───── SOURCE MATERIAL

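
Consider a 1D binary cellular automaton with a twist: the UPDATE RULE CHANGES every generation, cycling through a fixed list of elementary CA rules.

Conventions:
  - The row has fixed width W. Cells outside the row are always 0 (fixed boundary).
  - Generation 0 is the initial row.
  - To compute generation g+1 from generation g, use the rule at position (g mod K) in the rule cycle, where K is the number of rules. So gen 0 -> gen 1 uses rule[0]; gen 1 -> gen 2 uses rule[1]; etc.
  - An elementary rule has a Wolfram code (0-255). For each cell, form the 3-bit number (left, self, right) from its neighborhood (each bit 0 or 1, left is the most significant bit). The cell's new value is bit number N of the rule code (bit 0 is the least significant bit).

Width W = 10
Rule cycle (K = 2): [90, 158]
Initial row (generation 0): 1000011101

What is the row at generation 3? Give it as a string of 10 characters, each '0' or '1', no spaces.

Answer: 1000111111

Derivation:
Gen 0: 1000011101
Gen 1 (rule 90): 0100110100
Gen 2 (rule 158): 1111100110
Gen 3 (rule 90): 1000111111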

──────────

__EXERCISE AIM__: Filter the data for the string "cycle" and copy every line that has it.

__RESPONSE FOR THIS EXERCISE__:
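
  - To compute generation g+1 from generation g, use the rule at position (g mod K) in the rule cycle, where K is the number of rules. So gen 0 -> gen 1 uses rule[0]; gen 1 -> gen 2 uses rule[1]; etc.
Rule cycle (K = 2): [90, 158]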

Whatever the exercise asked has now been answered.